**EXERCISE INPUTS:**
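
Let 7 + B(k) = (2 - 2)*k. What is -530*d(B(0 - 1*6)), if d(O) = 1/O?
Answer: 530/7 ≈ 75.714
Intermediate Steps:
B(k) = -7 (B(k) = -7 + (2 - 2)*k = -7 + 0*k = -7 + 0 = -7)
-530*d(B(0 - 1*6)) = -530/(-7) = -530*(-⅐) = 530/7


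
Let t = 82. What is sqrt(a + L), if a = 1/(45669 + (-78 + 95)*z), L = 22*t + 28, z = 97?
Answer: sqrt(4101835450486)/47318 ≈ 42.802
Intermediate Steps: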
* * *
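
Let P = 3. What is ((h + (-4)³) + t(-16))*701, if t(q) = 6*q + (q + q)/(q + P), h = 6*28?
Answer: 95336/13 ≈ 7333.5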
--
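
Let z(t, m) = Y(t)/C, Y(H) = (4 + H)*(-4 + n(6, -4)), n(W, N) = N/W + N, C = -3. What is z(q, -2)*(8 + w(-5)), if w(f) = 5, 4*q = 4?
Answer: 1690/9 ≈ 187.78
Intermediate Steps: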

**WORK ORDER:** In the entries above, find the line with "Let P = 3. What" and the line with "Answer: 95336/13 ≈ 7333.5", then set down exactly those two and every line between them, nothing else.

**RESULT OF THE EXERCISE:**
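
Let P = 3. What is ((h + (-4)³) + t(-16))*701, if t(q) = 6*q + (q + q)/(q + P), h = 6*28?
Answer: 95336/13 ≈ 7333.5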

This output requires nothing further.